◆ Task prompt ◆
Count the lines below that contain the word "Compute", and give only that number.

(Stored data entries)
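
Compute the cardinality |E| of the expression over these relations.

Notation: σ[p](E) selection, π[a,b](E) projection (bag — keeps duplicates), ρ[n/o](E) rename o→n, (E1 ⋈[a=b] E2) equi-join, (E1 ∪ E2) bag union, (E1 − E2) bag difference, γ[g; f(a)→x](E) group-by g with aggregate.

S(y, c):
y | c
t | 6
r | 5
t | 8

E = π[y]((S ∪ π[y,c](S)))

Subexpression sizes:
  S → 3
  S → 3
  π[y,c](S) → 3
  (S ∪ π[y,c](S)) → 6
  π[y]((S ∪ π[y,c](S))) → 6

|E| = 6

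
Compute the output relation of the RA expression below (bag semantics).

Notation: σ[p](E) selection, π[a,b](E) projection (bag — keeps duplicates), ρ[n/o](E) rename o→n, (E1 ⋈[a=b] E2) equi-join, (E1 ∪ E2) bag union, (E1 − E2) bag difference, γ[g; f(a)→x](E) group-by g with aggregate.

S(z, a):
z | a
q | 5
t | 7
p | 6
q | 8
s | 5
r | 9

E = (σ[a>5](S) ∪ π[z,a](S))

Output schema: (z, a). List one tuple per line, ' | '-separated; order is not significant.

Row counts bottom-up:
  S → 6
  σ[a>5](S) → 4
  S → 6
  π[z,a](S) → 6
  (σ[a>5](S) ∪ π[z,a](S)) → 10

== RESULT ==
z | a
p | 6
p | 6
q | 5
q | 8
q | 8
r | 9
r | 9
s | 5
t | 7
t | 7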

◆ Task result ◆
2